TASK GOAL
Reproduce the top of the data verbatim, through and including the line that contains "R2 (5-band): green-orange-Brown-red-Brown".

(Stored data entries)
———

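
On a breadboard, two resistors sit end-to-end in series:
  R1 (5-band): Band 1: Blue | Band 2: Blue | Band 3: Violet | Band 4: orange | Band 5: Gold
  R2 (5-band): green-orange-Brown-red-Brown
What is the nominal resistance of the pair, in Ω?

R1: blue, blue, violet → 667; orange ×10^3 → 667000 Ω.
R2: green, orange, brown → 531; red ×10^2 → 53100 Ω.
Series: 667000 + 53100 = 720100 Ω.

720100 Ω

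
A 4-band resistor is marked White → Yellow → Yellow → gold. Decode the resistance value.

White → 9 (first significant figure)
Yellow → 4 (second significant figure)
Yellow → ×10^4 multiplier
94 × 10000 = 940000 Ω

940000 Ω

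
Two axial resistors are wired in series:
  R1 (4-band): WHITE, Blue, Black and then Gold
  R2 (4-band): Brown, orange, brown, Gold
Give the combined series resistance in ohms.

R1: white, blue → 96; black ×1 → 96 Ω.
R2: brown, orange → 13; brown ×10 → 130 Ω.
Series: 96 + 130 = 226 Ω.

226 Ω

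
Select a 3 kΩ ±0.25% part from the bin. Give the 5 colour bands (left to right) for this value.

3000 Ω = 300 × 10^1.
3 → orange
0 → black
0 → black
Multiplier 10^1 → brown.
±0.25% tolerance → blue.

orange, black, black, brown, blue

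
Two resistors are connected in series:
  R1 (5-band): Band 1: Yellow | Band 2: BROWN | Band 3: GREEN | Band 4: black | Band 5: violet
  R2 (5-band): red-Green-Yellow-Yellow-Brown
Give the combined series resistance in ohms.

2540415 Ω

R1: yellow, brown, green → 415; black ×1 → 415 Ω.
R2: red, green, yellow → 254; yellow ×10^4 → 2540000 Ω.
Series: 415 + 2540000 = 2540415 Ω.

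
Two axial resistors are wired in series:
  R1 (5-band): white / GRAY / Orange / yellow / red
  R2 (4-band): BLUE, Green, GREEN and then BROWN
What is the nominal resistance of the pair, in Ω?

R1: white, grey, orange → 983; yellow ×10^4 → 9830000 Ω.
R2: blue, green → 65; green ×10^5 → 6500000 Ω.
Series: 9830000 + 6500000 = 16330000 Ω.

16330000 Ω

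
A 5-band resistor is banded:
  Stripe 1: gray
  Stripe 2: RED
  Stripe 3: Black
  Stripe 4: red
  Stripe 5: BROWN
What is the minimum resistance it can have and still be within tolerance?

81180 Ω

Grey → 8 (first significant figure)
Red → 2 (second significant figure)
Black → 0 (third significant figure)
Red → ×10^2 multiplier
Brown → ±1% tolerance
820 × 100 = 82000 Ω
Minimum = 82000 × (1 − 1/100) = 81180 Ω.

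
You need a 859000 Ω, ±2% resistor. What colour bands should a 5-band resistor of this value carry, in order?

grey, green, white, orange, red

859000 Ω = 859 × 10^3.
8 → grey
5 → green
9 → white
Multiplier 10^3 → orange.
±2% tolerance → red.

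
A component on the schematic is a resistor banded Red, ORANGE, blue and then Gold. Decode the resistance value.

23000000 Ω

Red → 2 (first significant figure)
Orange → 3 (second significant figure)
Blue → ×10^6 multiplier
23 × 1000000 = 23000000 Ω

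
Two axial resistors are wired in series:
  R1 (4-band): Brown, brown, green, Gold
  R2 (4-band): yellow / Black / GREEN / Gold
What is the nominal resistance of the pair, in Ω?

5100000 Ω

R1: brown, brown → 11; green ×10^5 → 1100000 Ω.
R2: yellow, black → 40; green ×10^5 → 4000000 Ω.
Series: 1100000 + 4000000 = 5100000 Ω.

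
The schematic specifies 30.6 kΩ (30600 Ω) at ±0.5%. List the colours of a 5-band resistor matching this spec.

orange, black, blue, red, green

30600 Ω = 306 × 10^2.
3 → orange
0 → black
6 → blue
Multiplier 10^2 → red.
±0.5% tolerance → green.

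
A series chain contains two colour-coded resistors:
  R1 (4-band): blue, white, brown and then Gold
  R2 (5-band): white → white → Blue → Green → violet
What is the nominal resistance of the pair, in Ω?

99600690 Ω

R1: blue, white → 69; brown ×10 → 690 Ω.
R2: white, white, blue → 996; green ×10^5 → 99600000 Ω.
Series: 690 + 99600000 = 99600690 Ω.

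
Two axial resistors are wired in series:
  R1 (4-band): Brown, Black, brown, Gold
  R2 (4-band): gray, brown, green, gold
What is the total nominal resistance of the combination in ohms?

R1: brown, black → 10; brown ×10 → 100 Ω.
R2: grey, brown → 81; green ×10^5 → 8100000 Ω.
Series: 100 + 8100000 = 8100100 Ω.

8100100 Ω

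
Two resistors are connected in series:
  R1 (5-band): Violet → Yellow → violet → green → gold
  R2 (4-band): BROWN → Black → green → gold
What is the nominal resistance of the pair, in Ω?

R1: violet, yellow, violet → 747; green ×10^5 → 74700000 Ω.
R2: brown, black → 10; green ×10^5 → 1000000 Ω.
Series: 74700000 + 1000000 = 75700000 Ω.

75700000 Ω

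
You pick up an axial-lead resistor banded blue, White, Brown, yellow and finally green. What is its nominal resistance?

6910000 Ω

Blue → 6 (first significant figure)
White → 9 (second significant figure)
Brown → 1 (third significant figure)
Yellow → ×10^4 multiplier
691 × 10000 = 6910000 Ω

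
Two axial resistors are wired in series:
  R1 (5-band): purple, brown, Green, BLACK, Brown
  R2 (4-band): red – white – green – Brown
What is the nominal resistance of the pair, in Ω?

2900715 Ω

R1: violet, brown, green → 715; black ×1 → 715 Ω.
R2: red, white → 29; green ×10^5 → 2900000 Ω.
Series: 715 + 2900000 = 2900715 Ω.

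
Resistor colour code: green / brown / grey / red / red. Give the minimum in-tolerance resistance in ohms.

50764 Ω

Green → 5 (first significant figure)
Brown → 1 (second significant figure)
Grey → 8 (third significant figure)
Red → ×10^2 multiplier
Red → ±2% tolerance
518 × 100 = 51800 Ω
Minimum = 51800 × (1 − 2/100) = 50764 Ω.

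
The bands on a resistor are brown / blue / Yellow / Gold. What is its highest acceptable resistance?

168000 Ω

Brown → 1 (first significant figure)
Blue → 6 (second significant figure)
Yellow → ×10^4 multiplier
Gold → ±5% tolerance
16 × 10000 = 160000 Ω
Highest = 160000 × (1 + 5/100) = 168000 Ω.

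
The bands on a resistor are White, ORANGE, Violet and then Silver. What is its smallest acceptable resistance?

White → 9 (first significant figure)
Orange → 3 (second significant figure)
Violet → ×10^7 multiplier
Silver → ±10% tolerance
93 × 10000000 = 930000000 Ω
Smallest = 930000000 × (1 − 10/100) = 837000000 Ω.

837000000 Ω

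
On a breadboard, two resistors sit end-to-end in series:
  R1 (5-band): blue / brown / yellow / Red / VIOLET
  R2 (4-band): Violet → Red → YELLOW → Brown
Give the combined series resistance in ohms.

R1: blue, brown, yellow → 614; red ×10^2 → 61400 Ω.
R2: violet, red → 72; yellow ×10^4 → 720000 Ω.
Series: 61400 + 720000 = 781400 Ω.

781400 Ω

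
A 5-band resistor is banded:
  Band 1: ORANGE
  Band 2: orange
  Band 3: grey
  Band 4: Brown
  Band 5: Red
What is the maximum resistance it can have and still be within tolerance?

Orange → 3 (first significant figure)
Orange → 3 (second significant figure)
Grey → 8 (third significant figure)
Brown → ×10 multiplier
Red → ±2% tolerance
338 × 10 = 3380 Ω
Maximum = 3380 × (1 + 2/100) = 3447.6 Ω.

3447.6 Ω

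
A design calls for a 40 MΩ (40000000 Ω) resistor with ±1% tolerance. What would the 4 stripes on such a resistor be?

yellow, black, blue, brown

40000000 Ω = 40 × 10^6.
4 → yellow
0 → black
Multiplier 10^6 → blue.
±1% tolerance → brown.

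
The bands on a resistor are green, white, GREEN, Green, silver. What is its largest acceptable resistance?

Green → 5 (first significant figure)
White → 9 (second significant figure)
Green → 5 (third significant figure)
Green → ×10^5 multiplier
Silver → ±10% tolerance
595 × 100000 = 59500000 Ω
Largest = 59500000 × (1 + 10/100) = 65450000 Ω.

65450000 Ω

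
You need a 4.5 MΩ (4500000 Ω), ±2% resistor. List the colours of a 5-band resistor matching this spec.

4500000 Ω = 450 × 10^4.
4 → yellow
5 → green
0 → black
Multiplier 10^4 → yellow.
±2% tolerance → red.

yellow, green, black, yellow, red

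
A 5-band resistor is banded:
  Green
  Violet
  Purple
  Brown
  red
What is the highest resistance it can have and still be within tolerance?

5885.4 Ω

Green → 5 (first significant figure)
Violet → 7 (second significant figure)
Violet → 7 (third significant figure)
Brown → ×10 multiplier
Red → ±2% tolerance
577 × 10 = 5770 Ω
Highest = 5770 × (1 + 2/100) = 5885.4 Ω.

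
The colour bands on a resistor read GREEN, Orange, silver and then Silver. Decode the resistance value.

Green → 5 (first significant figure)
Orange → 3 (second significant figure)
Silver → ×0.01 multiplier
53 × 0.01 = 0.53 Ω

0.53 Ω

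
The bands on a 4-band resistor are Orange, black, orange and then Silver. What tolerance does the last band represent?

The last band, silver, is the tolerance band.
Silver corresponds to ±10%.

±10%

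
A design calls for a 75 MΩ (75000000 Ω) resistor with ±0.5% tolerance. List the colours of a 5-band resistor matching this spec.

75000000 Ω = 750 × 10^5.
7 → violet
5 → green
0 → black
Multiplier 10^5 → green.
±0.5% tolerance → green.

violet, green, black, green, green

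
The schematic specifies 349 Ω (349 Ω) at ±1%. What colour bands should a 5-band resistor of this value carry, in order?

orange, yellow, white, black, brown

349 Ω = 349 × 10^0.
3 → orange
4 → yellow
9 → white
Multiplier 10^0 → black.
±1% tolerance → brown.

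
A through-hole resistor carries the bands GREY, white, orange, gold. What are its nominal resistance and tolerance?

89000 Ω ±5%

Grey → 8 (first significant figure)
White → 9 (second significant figure)
Orange → ×10^3 multiplier
Gold → ±5% tolerance
89 × 1000 = 89000 Ω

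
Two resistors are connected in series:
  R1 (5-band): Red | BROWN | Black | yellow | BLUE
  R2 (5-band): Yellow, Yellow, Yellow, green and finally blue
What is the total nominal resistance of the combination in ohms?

46500000 Ω

R1: red, brown, black → 210; yellow ×10^4 → 2100000 Ω.
R2: yellow, yellow, yellow → 444; green ×10^5 → 44400000 Ω.
Series: 2100000 + 44400000 = 46500000 Ω.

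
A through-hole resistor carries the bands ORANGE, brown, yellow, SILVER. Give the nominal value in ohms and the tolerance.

Orange → 3 (first significant figure)
Brown → 1 (second significant figure)
Yellow → ×10^4 multiplier
Silver → ±10% tolerance
31 × 10000 = 310000 Ω

310000 Ω ±10%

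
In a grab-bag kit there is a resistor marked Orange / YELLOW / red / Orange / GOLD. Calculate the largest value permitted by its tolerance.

Orange → 3 (first significant figure)
Yellow → 4 (second significant figure)
Red → 2 (third significant figure)
Orange → ×10^3 multiplier
Gold → ±5% tolerance
342 × 1000 = 342000 Ω
Largest = 342000 × (1 + 5/100) = 359100 Ω.

359100 Ω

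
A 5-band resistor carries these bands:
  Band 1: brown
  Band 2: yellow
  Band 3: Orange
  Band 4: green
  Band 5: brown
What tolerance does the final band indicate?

The last band, brown, is the tolerance band.
Brown corresponds to ±1%.

±1%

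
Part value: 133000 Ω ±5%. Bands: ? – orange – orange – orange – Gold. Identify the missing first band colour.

brown

133000 Ω = 133 × 10^3.
The first band gives digit 1 of the significand, and 1 is brown.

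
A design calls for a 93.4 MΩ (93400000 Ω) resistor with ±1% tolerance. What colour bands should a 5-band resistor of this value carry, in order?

93400000 Ω = 934 × 10^5.
9 → white
3 → orange
4 → yellow
Multiplier 10^5 → green.
±1% tolerance → brown.

white, orange, yellow, green, brown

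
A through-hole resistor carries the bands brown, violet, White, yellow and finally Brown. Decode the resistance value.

1790000 Ω

Brown → 1 (first significant figure)
Violet → 7 (second significant figure)
White → 9 (third significant figure)
Yellow → ×10^4 multiplier
179 × 10000 = 1790000 Ω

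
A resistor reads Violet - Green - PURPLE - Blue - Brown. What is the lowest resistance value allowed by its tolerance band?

Violet → 7 (first significant figure)
Green → 5 (second significant figure)
Violet → 7 (third significant figure)
Blue → ×10^6 multiplier
Brown → ±1% tolerance
757 × 1000000 = 757000000 Ω
Lowest = 757000000 × (1 − 1/100) = 749430000 Ω.

749430000 Ω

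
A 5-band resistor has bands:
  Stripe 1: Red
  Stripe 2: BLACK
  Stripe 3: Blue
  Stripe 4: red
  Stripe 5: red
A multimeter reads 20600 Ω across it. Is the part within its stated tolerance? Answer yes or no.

yes

Red → 2 (first significant figure)
Black → 0 (second significant figure)
Blue → 6 (third significant figure)
Red → ×10^2 multiplier
Red → ±2% tolerance
206 × 100 = 20600 Ω
Allowed range: 20188 Ω to 21012 Ω.
20600 Ω lies inside that range.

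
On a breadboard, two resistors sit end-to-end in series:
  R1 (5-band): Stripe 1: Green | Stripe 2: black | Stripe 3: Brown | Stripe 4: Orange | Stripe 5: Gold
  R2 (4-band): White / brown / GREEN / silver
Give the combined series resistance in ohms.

9601000 Ω

R1: green, black, brown → 501; orange ×10^3 → 501000 Ω.
R2: white, brown → 91; green ×10^5 → 9100000 Ω.
Series: 501000 + 9100000 = 9601000 Ω.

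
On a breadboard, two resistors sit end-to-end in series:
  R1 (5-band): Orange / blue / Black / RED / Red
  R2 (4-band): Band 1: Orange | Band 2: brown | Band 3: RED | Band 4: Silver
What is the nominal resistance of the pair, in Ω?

39100 Ω

R1: orange, blue, black → 360; red ×10^2 → 36000 Ω.
R2: orange, brown → 31; red ×10^2 → 3100 Ω.
Series: 36000 + 3100 = 39100 Ω.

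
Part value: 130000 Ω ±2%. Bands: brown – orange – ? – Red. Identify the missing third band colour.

130000 Ω = 13 × 10^4.
The third band is the multiplier, 10^4, which is yellow.

yellow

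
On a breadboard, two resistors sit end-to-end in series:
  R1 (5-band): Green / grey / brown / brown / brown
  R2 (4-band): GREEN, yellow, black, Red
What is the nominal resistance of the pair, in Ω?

5864 Ω

R1: green, grey, brown → 581; brown ×10 → 5810 Ω.
R2: green, yellow → 54; black ×1 → 54 Ω.
Series: 5810 + 54 = 5864 Ω.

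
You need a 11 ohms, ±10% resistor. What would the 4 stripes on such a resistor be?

brown, brown, black, silver

11 Ω = 11 × 10^0.
1 → brown
1 → brown
Multiplier 10^0 → black.
±10% tolerance → silver.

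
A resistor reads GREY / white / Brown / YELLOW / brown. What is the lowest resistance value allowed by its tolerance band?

Grey → 8 (first significant figure)
White → 9 (second significant figure)
Brown → 1 (third significant figure)
Yellow → ×10^4 multiplier
Brown → ±1% tolerance
891 × 10000 = 8910000 Ω
Lowest = 8910000 × (1 − 1/100) = 8820900 Ω.

8820900 Ω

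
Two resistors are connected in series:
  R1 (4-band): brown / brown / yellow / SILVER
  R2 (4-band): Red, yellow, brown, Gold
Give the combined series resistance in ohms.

R1: brown, brown → 11; yellow ×10^4 → 110000 Ω.
R2: red, yellow → 24; brown ×10 → 240 Ω.
Series: 110000 + 240 = 110240 Ω.

110240 Ω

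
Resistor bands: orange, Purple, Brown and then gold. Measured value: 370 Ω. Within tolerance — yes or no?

Orange → 3 (first significant figure)
Violet → 7 (second significant figure)
Brown → ×10 multiplier
Gold → ±5% tolerance
37 × 10 = 370 Ω
Allowed range: 351.5 Ω to 388.5 Ω.
370 Ω lies inside that range.

yes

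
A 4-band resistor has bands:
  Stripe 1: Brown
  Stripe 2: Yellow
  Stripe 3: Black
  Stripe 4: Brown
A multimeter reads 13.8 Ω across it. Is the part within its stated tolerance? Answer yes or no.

Brown → 1 (first significant figure)
Yellow → 4 (second significant figure)
Black → ×1 multiplier
Brown → ±1% tolerance
14 × 1 = 14 Ω
Allowed range: 13.86 Ω to 14.14 Ω.
13.8 Ω lies outside that range.

no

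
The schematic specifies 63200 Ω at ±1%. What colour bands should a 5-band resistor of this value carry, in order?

63200 Ω = 632 × 10^2.
6 → blue
3 → orange
2 → red
Multiplier 10^2 → red.
±1% tolerance → brown.

blue, orange, red, red, brown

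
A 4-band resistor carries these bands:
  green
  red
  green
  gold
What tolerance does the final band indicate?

±5%

The last band, gold, is the tolerance band.
Gold corresponds to ±5%.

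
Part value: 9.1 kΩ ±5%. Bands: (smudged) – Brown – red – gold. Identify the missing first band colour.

white

9100 Ω = 91 × 10^2.
The first band gives digit 9 of the significand, and 9 is white.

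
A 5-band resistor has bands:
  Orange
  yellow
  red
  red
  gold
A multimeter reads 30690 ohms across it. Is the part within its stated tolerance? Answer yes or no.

Orange → 3 (first significant figure)
Yellow → 4 (second significant figure)
Red → 2 (third significant figure)
Red → ×10^2 multiplier
Gold → ±5% tolerance
342 × 100 = 34200 Ω
Allowed range: 32490 Ω to 35910 Ω.
30690 ohms lies outside that range.

no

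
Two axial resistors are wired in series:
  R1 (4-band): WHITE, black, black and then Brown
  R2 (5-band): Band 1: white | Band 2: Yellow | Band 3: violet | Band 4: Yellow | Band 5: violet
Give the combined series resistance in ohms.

9470090 Ω

R1: white, black → 90; black ×1 → 90 Ω.
R2: white, yellow, violet → 947; yellow ×10^4 → 9470000 Ω.
Series: 90 + 9470000 = 9470090 Ω.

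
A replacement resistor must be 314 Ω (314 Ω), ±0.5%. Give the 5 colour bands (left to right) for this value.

314 Ω = 314 × 10^0.
3 → orange
1 → brown
4 → yellow
Multiplier 10^0 → black.
±0.5% tolerance → green.

orange, brown, yellow, black, green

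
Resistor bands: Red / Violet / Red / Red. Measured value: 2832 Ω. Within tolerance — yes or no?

no

Red → 2 (first significant figure)
Violet → 7 (second significant figure)
Red → ×10^2 multiplier
Red → ±2% tolerance
27 × 100 = 2700 Ω
Allowed range: 2646 Ω to 2754 Ω.
2832 Ω lies outside that range.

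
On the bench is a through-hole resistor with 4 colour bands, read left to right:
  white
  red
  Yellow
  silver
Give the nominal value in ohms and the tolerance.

White → 9 (first significant figure)
Red → 2 (second significant figure)
Yellow → ×10^4 multiplier
Silver → ±10% tolerance
92 × 10000 = 920000 Ω

920000 Ω ±10%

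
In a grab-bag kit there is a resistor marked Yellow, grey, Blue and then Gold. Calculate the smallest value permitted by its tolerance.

45600000 Ω

Yellow → 4 (first significant figure)
Grey → 8 (second significant figure)
Blue → ×10^6 multiplier
Gold → ±5% tolerance
48 × 1000000 = 48000000 Ω
Smallest = 48000000 × (1 − 5/100) = 45600000 Ω.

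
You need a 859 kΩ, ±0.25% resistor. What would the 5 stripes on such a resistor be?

859000 Ω = 859 × 10^3.
8 → grey
5 → green
9 → white
Multiplier 10^3 → orange.
±0.25% tolerance → blue.

grey, green, white, orange, blue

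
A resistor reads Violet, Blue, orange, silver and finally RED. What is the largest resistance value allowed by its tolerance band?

7.7826 Ω

Violet → 7 (first significant figure)
Blue → 6 (second significant figure)
Orange → 3 (third significant figure)
Silver → ×0.01 multiplier
Red → ±2% tolerance
763 × 0.01 = 7.63 Ω
Largest = 7.63 × (1 + 2/100) = 7.7826 Ω.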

———

OUTPUT
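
On a breadboard, two resistors sit end-to-end in series:
  R1 (5-band): Band 1: Blue | Band 2: Blue | Band 3: Violet | Band 4: orange | Band 5: Gold
  R2 (5-band): green-orange-Brown-red-Brown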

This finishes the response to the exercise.